Aim of the exercise:
Find the word "means" in the listing below. Copy every line that has it.

Provided data:
_ _ _ _

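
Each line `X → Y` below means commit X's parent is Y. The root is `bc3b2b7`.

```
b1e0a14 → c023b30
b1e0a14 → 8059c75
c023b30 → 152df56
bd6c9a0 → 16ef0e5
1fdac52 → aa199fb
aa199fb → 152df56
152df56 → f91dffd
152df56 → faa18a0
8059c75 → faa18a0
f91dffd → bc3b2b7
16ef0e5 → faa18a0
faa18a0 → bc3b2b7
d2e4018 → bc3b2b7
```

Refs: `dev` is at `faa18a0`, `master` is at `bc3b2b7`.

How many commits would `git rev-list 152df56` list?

4

Walking parent pointers from 152df56: reachable set = {152df56, bc3b2b7, f91dffd, faa18a0}.
That is 4 commits.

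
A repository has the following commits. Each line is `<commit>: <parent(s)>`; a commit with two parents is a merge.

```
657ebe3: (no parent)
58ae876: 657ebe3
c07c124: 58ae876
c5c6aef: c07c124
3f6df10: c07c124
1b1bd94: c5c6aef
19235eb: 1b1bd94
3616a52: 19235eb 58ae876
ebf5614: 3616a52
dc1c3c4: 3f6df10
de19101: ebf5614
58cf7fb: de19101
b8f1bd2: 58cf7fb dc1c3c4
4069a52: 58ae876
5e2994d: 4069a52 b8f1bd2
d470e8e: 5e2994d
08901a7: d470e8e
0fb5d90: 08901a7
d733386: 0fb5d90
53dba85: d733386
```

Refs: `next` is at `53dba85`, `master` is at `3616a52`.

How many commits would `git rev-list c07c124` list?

Walking parent pointers from c07c124: reachable set = {58ae876, 657ebe3, c07c124}.
That is 3 commits.

3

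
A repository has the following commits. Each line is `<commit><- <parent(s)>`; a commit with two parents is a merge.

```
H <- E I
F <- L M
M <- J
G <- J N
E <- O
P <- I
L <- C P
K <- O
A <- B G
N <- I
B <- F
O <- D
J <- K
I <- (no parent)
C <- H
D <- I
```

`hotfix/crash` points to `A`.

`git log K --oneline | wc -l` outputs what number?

4

Walking parent pointers from K: reachable set = {D, I, K, O}.
That is 4 commits.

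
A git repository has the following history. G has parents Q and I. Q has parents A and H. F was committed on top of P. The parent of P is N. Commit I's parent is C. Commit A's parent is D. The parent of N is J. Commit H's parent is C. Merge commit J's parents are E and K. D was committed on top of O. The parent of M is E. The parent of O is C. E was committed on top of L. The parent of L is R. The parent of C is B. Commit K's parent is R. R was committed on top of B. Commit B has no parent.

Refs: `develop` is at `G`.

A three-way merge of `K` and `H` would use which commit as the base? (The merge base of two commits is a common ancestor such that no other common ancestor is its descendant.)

Ancestors of K: {B, K, R}.
Ancestors of H: {B, C, H}.
Common ancestors: {B}.
The only common ancestor is B, so it is the merge base.

B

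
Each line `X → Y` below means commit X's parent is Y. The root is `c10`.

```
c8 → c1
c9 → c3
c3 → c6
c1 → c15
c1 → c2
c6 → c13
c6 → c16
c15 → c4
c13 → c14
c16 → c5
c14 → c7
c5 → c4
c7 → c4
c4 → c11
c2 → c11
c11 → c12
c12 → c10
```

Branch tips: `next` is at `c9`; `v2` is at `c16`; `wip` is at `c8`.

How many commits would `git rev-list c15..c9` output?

Reachable from c9: {c10, c11, c12, c13, c14, c16, c3, c4, c5, c6, c7, c9}.
Reachable from c15: {c10, c11, c12, c15, c4}.
In c9's history but not c15's: {c13, c14, c16, c3, c5, c6, c7, c9} — 8 commits.

8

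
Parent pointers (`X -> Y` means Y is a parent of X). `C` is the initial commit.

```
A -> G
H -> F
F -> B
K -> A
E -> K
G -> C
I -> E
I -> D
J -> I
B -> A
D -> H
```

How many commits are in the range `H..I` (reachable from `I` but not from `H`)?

4

Reachable from I: {A, B, C, D, E, F, G, H, I, K}.
Reachable from H: {A, B, C, F, G, H}.
In I's history but not H's: {D, E, I, K} — 4 commits.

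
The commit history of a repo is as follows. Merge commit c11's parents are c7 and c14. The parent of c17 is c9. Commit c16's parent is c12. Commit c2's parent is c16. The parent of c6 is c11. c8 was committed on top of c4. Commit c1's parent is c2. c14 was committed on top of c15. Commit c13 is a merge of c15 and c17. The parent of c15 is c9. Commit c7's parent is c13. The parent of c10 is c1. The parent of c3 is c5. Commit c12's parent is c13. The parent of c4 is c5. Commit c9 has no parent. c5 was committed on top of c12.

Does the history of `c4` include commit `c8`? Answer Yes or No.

No

Ancestors of c4: {c12, c13, c15, c17, c4, c5, c9}.
c8 is not in that set, so it is not an ancestor of c4.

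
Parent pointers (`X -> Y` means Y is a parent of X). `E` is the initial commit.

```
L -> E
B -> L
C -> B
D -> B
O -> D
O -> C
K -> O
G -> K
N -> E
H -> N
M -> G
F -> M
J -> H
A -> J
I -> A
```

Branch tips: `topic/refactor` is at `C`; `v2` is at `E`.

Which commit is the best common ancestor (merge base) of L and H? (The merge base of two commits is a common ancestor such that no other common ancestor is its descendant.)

E

Ancestors of L: {E, L}.
Ancestors of H: {E, H, N}.
Common ancestors: {E}.
The only common ancestor is E, so it is the merge base.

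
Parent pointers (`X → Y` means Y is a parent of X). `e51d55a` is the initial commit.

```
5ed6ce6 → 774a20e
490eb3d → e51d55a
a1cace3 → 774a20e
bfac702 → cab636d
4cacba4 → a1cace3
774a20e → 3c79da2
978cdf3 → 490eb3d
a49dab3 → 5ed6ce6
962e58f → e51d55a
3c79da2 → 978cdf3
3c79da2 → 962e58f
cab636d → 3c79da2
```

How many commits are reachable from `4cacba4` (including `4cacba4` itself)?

8

Walking parent pointers from 4cacba4: reachable set = {3c79da2, 490eb3d, 4cacba4, 774a20e, 962e58f, 978cdf3, a1cace3, e51d55a}.
That is 8 commits.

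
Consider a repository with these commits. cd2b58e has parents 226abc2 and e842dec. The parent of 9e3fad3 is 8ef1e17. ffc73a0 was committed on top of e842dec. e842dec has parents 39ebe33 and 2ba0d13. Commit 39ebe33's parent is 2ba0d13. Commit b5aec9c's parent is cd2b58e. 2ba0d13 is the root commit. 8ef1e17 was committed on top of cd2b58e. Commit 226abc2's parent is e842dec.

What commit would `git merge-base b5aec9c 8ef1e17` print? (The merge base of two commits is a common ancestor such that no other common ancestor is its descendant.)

Ancestors of b5aec9c: {226abc2, 2ba0d13, 39ebe33, b5aec9c, cd2b58e, e842dec}.
Ancestors of 8ef1e17: {226abc2, 2ba0d13, 39ebe33, 8ef1e17, cd2b58e, e842dec}.
Common ancestors: {226abc2, 2ba0d13, 39ebe33, cd2b58e, e842dec}.
Among these, cd2b58e is not an ancestor of any other common ancestor — it is the merge base.

cd2b58e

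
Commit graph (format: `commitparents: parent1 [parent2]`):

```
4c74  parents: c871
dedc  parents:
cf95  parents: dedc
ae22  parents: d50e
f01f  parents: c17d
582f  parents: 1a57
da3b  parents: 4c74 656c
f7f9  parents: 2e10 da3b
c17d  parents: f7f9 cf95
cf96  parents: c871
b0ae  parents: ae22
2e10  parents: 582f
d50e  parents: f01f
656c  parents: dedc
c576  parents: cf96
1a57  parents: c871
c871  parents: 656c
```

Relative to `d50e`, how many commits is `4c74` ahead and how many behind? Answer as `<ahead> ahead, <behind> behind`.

0 ahead, 9 behind

Reachable from 4c74: {4c74, 656c, c871, dedc}.
Reachable from d50e: {1a57, 2e10, 4c74, 582f, 656c, c17d, c871, cf95, d50e, da3b, dedc, f01f, f7f9}.
Only in 4c74's history (ahead): {} — 0.
Only in d50e's history (behind): {1a57, 2e10, 582f, c17d, cf95, d50e, da3b, f01f, f7f9} — 9.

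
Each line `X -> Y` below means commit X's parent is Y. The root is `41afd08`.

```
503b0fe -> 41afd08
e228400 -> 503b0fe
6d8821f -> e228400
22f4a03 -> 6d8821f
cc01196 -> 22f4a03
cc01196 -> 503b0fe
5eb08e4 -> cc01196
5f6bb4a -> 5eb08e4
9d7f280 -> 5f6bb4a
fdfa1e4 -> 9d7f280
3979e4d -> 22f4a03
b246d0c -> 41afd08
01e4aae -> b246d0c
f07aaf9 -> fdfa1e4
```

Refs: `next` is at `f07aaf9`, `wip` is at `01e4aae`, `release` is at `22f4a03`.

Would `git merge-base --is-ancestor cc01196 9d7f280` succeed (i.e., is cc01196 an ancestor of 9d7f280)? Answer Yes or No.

Ancestors of 9d7f280 (commits reachable by following parents): {22f4a03, 41afd08, 503b0fe, 5eb08e4, 5f6bb4a, 6d8821f, 9d7f280, cc01196, e228400}.
cc01196 is in that set, so it is an ancestor of 9d7f280.

Yes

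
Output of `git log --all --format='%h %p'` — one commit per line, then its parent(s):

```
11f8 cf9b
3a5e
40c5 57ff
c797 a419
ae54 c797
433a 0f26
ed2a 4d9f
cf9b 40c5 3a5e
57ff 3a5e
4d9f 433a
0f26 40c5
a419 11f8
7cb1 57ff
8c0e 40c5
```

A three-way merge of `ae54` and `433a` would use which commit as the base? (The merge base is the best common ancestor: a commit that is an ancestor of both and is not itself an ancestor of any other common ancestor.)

40c5

Ancestors of ae54: {11f8, 3a5e, 40c5, 57ff, a419, ae54, c797, cf9b}.
Ancestors of 433a: {0f26, 3a5e, 40c5, 433a, 57ff}.
Common ancestors: {3a5e, 40c5, 57ff}.
Among these, 40c5 is not an ancestor of any other common ancestor — it is the merge base.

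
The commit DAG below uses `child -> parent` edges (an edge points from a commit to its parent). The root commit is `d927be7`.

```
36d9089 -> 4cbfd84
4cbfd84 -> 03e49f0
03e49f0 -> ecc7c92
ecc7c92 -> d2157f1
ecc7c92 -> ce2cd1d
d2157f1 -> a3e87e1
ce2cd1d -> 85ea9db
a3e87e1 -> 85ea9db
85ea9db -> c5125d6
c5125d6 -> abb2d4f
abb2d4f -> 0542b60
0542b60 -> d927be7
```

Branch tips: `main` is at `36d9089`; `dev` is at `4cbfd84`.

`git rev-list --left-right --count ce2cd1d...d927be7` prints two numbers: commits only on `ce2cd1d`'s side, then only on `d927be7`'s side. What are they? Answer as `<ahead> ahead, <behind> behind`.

5 ahead, 0 behind

Reachable from ce2cd1d: {0542b60, 85ea9db, abb2d4f, c5125d6, ce2cd1d, d927be7}.
Reachable from d927be7: {d927be7}.
Only in ce2cd1d's history (ahead): {0542b60, 85ea9db, abb2d4f, c5125d6, ce2cd1d} — 5.
Only in d927be7's history (behind): {} — 0.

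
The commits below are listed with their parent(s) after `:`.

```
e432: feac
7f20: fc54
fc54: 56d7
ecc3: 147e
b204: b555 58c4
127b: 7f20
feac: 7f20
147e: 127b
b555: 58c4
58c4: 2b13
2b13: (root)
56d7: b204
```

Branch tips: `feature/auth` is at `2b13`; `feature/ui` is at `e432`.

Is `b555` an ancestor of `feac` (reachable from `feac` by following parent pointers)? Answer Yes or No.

Yes

Ancestors of feac (commits reachable by following parents): {2b13, 56d7, 58c4, 7f20, b204, b555, fc54, feac}.
b555 is in that set, so it is an ancestor of feac.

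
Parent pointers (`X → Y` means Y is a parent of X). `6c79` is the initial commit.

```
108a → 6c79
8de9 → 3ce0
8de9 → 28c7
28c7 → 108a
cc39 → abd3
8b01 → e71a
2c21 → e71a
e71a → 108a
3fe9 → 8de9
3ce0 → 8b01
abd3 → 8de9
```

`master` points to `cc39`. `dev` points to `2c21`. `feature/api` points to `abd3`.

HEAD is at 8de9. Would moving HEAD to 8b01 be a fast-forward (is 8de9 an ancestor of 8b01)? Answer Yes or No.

A fast-forward from 8de9 to 8b01 is possible iff 8de9 is an ancestor of 8b01.
Ancestors of 8b01: {108a, 6c79, 8b01, e71a}.
8de9 is not among them, so fast-forward is not possible.

No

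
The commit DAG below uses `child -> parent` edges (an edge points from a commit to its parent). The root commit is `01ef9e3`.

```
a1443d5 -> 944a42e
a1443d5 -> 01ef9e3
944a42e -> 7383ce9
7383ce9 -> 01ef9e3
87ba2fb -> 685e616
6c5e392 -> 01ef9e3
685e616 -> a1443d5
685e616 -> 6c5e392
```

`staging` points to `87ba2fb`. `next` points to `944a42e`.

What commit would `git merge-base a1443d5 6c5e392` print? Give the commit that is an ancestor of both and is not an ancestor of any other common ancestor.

01ef9e3

Ancestors of a1443d5: {01ef9e3, 7383ce9, 944a42e, a1443d5}.
Ancestors of 6c5e392: {01ef9e3, 6c5e392}.
Common ancestors: {01ef9e3}.
The only common ancestor is 01ef9e3, so it is the merge base.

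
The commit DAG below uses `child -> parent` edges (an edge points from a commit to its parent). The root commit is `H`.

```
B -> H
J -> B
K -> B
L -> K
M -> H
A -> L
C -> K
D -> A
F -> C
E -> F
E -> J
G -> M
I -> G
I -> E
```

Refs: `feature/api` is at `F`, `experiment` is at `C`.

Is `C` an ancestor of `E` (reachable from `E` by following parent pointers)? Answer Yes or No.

Yes

Ancestors of E (commits reachable by following parents): {B, C, E, F, H, J, K}.
C is in that set, so it is an ancestor of E.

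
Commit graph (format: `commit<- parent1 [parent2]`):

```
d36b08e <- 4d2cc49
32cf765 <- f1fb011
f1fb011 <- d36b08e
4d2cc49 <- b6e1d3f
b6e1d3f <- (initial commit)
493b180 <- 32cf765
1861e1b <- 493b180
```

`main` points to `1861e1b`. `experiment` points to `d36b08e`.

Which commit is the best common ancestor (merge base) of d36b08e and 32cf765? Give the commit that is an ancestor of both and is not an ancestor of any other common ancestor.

Ancestors of d36b08e: {4d2cc49, b6e1d3f, d36b08e}.
Ancestors of 32cf765: {32cf765, 4d2cc49, b6e1d3f, d36b08e, f1fb011}.
Common ancestors: {4d2cc49, b6e1d3f, d36b08e}.
Among these, d36b08e is not an ancestor of any other common ancestor — it is the merge base.

d36b08e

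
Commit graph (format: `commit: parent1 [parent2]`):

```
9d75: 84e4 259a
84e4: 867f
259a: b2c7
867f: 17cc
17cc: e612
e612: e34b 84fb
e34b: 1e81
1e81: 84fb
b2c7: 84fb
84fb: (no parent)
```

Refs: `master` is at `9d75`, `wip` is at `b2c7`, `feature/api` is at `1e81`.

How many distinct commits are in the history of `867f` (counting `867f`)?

6

Walking parent pointers from 867f: reachable set = {17cc, 1e81, 84fb, 867f, e34b, e612}.
That is 6 commits.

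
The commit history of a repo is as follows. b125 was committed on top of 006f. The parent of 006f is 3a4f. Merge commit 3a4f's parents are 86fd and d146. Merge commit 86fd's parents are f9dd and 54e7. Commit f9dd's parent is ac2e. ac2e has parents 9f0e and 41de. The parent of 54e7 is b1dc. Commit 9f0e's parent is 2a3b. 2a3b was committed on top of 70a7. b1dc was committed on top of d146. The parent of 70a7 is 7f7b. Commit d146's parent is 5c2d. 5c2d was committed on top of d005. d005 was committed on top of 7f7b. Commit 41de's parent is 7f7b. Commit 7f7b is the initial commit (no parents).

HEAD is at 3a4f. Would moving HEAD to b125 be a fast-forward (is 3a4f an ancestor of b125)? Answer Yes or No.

Yes

A fast-forward from 3a4f to b125 is possible iff 3a4f is an ancestor of b125.
Ancestors of b125: {006f, 2a3b, 3a4f, 41de, 54e7, 5c2d, 70a7, 7f7b, 86fd, 9f0e, ac2e, b125, b1dc, d005, d146, f9dd}.
3a4f is among them, so fast-forward is possible.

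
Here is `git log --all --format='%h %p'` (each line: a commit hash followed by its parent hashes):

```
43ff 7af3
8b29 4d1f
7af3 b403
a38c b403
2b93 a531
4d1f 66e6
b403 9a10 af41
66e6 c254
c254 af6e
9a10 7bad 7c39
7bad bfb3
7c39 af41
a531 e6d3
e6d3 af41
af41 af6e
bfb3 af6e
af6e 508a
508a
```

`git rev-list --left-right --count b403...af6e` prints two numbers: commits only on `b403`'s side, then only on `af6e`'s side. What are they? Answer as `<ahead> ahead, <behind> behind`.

6 ahead, 0 behind

Reachable from b403: {508a, 7bad, 7c39, 9a10, af41, af6e, b403, bfb3}.
Reachable from af6e: {508a, af6e}.
Only in b403's history (ahead): {7bad, 7c39, 9a10, af41, b403, bfb3} — 6.
Only in af6e's history (behind): {} — 0.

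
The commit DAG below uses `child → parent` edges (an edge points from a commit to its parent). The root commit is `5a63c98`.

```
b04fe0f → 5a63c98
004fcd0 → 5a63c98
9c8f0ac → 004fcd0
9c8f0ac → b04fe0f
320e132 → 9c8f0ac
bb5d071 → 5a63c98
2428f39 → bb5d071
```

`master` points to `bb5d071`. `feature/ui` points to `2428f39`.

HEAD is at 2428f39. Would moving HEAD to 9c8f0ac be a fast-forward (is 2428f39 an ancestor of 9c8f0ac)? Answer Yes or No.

A fast-forward from 2428f39 to 9c8f0ac is possible iff 2428f39 is an ancestor of 9c8f0ac.
Ancestors of 9c8f0ac: {004fcd0, 5a63c98, 9c8f0ac, b04fe0f}.
2428f39 is not among them, so fast-forward is not possible.

No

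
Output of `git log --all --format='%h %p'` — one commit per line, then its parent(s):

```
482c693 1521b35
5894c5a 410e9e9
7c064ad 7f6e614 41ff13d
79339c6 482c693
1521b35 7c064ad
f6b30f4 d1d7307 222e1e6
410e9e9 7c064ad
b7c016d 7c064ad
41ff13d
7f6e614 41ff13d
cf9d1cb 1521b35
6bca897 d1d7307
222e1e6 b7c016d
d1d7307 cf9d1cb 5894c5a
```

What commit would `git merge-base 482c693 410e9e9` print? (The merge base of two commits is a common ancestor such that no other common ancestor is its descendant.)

7c064ad

Ancestors of 482c693: {1521b35, 41ff13d, 482c693, 7c064ad, 7f6e614}.
Ancestors of 410e9e9: {410e9e9, 41ff13d, 7c064ad, 7f6e614}.
Common ancestors: {41ff13d, 7c064ad, 7f6e614}.
Among these, 7c064ad is not an ancestor of any other common ancestor — it is the merge base.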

_ _ _ _

Written answer:
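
Each line `X → Y` below means commit X's parent is Y. The root is `bc3b2b7`.
Each line `X → Y` below means commit X's parent is Y. The root is `c10`.
Parent pointers (`X -> Y` means Y is a parent of X). `C` is the initial commit.
Parent pointers (`X -> Y` means Y is a parent of X). `E` is the initial commit.
Parent pointers (`X → Y` means Y is a parent of X). `e51d55a` is the initial commit.
Each line `X -> Y` below means commit X's parent is Y. The root is `41afd08`.
Parent pointers (`X → Y` means Y is a parent of X). `6c79` is the initial commit.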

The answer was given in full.